RECORDS PROVIDED:
Segment Open

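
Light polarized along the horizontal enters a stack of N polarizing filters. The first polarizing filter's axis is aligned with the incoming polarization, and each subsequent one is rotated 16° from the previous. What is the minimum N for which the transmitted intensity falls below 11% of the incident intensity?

First polarizer is aligned with the polarization: full transmission.
Each further stage multiplies by cos²(16°) = 0.924.
After N polarizers: T = 0.924^(N−1). Require T < 0.11 ⇒ N−1 > ln(0.11)/ln(0.924) = 27.93, so N−1 ≥ 28 and N = 29.
Check: N=29 gives T = 0.1094 < 0.11; N=28 gives T = 0.1184.

N = 29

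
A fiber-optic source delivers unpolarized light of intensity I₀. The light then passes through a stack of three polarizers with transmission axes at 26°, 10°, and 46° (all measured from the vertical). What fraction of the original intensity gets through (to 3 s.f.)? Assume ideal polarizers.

≈ 0.302 I₀

Unpolarized light through the first polarizer → I₁ = ½ I₀, now polarized at 26°.
I₂ = I₁ cos²(10° − 26°) = 0.5 I₀ · cos²(16°) = 0.462 I₀.
I₃ = I₂ cos²(46° − 10°) = 0.462 I₀ · cos²(36°) = 0.3024 I₀.
Transmitted fraction = 0.3024.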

Segment Closed

THE PROBLEM:
Could you write out all of the entries precisely as they stand?

TASK OUTPUT:
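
Light polarized along the horizontal enters a stack of N polarizing filters. The first polarizing filter's axis is aligned with the incoming polarization, and each subsequent one is rotated 16° from the previous. What is the minimum N for which the transmitted intensity falls below 11% of the incident intensity?

First polarizer is aligned with the polarization: full transmission.
Each further stage multiplies by cos²(16°) = 0.924.
After N polarizers: T = 0.924^(N−1). Require T < 0.11 ⇒ N−1 > ln(0.11)/ln(0.924) = 27.93, so N−1 ≥ 28 and N = 29.
Check: N=29 gives T = 0.1094 < 0.11; N=28 gives T = 0.1184.

N = 29

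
A fiber-optic source delivers unpolarized light of intensity I₀. The light then passes through a stack of three polarizers with transmission axes at 26°, 10°, and 46° (all measured from the vertical). What fraction of the original intensity gets through (to 3 s.f.)? Assume ideal polarizers.

≈ 0.302 I₀

Unpolarized light through the first polarizer → I₁ = ½ I₀, now polarized at 26°.
I₂ = I₁ cos²(10° − 26°) = 0.5 I₀ · cos²(16°) = 0.462 I₀.
I₃ = I₂ cos²(46° − 10°) = 0.462 I₀ · cos²(36°) = 0.3024 I₀.
Transmitted fraction = 0.3024.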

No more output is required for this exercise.